Within the entries below, find every line that has the string "Initial", then copy it.

________________________

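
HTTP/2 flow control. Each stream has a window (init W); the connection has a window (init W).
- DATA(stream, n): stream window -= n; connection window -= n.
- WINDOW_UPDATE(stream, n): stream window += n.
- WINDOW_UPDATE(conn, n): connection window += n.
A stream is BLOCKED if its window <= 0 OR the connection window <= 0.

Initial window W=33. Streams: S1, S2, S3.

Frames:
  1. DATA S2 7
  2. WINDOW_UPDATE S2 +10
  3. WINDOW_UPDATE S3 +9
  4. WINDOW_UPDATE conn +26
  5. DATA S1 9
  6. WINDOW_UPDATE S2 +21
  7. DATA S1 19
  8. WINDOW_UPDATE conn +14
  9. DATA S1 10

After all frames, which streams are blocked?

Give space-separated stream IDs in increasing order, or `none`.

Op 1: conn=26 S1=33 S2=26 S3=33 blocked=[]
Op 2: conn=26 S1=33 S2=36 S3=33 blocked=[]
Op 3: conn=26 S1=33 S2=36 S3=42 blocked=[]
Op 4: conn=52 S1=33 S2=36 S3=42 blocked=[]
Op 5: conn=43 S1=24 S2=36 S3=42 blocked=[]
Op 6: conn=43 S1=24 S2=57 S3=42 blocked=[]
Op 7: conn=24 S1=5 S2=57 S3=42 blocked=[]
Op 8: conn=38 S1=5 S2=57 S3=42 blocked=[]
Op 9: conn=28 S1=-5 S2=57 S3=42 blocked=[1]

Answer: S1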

________________________

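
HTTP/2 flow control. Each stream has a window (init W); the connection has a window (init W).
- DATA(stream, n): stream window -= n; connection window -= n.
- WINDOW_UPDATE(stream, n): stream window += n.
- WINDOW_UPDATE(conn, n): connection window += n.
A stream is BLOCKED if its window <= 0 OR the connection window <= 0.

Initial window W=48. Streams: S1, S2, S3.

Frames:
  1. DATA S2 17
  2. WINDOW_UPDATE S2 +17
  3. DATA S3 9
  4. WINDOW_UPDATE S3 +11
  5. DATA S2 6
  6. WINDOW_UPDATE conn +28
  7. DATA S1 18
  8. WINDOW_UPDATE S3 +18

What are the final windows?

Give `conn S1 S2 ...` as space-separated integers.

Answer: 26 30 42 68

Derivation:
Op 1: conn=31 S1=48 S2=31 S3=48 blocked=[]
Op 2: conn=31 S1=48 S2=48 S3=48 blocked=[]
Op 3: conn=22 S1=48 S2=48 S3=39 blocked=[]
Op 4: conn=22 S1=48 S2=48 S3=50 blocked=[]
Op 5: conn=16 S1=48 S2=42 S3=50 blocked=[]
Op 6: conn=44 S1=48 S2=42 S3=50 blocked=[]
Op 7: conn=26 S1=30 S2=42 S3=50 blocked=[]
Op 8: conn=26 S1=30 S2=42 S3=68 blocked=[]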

________________________

## Problem solution
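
Initial window W=33. Streams: S1, S2, S3.
Initial window W=48. Streams: S1, S2, S3.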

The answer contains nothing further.